## EXERCISE MATERIALS
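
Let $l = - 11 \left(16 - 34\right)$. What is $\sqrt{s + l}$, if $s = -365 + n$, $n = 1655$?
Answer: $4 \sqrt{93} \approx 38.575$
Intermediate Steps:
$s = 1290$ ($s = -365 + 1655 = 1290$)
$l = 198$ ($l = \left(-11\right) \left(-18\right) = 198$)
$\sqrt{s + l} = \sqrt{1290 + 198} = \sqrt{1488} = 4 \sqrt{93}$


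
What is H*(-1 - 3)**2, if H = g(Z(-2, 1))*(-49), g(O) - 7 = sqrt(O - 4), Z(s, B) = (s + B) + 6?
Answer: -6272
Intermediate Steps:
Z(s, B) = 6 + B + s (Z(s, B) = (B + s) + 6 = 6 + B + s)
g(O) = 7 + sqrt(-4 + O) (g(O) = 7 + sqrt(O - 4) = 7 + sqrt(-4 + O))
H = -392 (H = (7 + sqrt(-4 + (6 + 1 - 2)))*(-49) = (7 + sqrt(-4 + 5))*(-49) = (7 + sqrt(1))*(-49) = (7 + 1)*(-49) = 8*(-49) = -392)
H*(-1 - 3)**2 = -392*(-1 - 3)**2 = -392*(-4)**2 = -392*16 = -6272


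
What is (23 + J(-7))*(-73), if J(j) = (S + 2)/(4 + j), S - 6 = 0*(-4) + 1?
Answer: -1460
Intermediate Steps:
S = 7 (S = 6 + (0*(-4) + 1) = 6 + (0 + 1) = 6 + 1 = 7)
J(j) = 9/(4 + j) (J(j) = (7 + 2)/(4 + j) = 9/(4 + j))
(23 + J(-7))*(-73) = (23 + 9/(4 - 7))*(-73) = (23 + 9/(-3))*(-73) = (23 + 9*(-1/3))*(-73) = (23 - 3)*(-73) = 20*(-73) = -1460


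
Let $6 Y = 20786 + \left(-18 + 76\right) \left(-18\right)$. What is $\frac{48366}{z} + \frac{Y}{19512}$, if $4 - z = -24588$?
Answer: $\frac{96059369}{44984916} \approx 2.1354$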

---

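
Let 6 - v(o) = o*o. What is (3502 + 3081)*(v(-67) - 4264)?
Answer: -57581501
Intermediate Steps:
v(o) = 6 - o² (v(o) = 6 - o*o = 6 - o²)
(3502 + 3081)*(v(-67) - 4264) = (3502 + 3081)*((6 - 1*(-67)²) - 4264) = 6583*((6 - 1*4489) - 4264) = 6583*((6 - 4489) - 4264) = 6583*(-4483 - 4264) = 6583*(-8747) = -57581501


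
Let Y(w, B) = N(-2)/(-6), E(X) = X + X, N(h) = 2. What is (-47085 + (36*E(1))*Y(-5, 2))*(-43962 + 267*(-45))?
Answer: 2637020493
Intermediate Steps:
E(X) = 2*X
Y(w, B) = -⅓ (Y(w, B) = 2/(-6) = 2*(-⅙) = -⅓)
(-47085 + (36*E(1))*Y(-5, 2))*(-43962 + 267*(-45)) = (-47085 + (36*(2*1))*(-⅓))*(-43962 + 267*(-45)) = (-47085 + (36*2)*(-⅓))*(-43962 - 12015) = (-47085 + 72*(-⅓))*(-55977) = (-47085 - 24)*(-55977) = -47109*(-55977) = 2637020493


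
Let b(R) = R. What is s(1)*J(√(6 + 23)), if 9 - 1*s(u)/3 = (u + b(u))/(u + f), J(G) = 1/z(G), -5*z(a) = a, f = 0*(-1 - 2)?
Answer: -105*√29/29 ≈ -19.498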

==

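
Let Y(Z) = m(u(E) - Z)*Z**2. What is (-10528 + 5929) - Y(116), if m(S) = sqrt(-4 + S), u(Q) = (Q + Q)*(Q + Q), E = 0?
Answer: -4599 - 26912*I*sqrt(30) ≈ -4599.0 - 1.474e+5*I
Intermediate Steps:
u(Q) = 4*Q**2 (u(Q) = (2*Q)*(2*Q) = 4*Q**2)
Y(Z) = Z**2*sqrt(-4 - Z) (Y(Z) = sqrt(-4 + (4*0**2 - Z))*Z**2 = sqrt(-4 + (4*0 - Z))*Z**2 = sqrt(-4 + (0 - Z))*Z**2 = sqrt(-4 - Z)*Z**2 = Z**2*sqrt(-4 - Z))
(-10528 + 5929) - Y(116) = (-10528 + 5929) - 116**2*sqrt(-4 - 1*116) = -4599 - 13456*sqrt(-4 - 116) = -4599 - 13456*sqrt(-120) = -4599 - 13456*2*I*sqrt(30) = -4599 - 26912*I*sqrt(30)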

## YOUR TASK
Reproduce only the lines above, starting at the line with "Let $l = - 11" and ending at the line with "Answer: -6272", exactly as written.

## EXERCISE RESPONSE
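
Let $l = - 11 \left(16 - 34\right)$. What is $\sqrt{s + l}$, if $s = -365 + n$, $n = 1655$?
Answer: $4 \sqrt{93} \approx 38.575$
Intermediate Steps:
$s = 1290$ ($s = -365 + 1655 = 1290$)
$l = 198$ ($l = \left(-11\right) \left(-18\right) = 198$)
$\sqrt{s + l} = \sqrt{1290 + 198} = \sqrt{1488} = 4 \sqrt{93}$


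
What is H*(-1 - 3)**2, if H = g(Z(-2, 1))*(-49), g(O) - 7 = sqrt(O - 4), Z(s, B) = (s + B) + 6?
Answer: -6272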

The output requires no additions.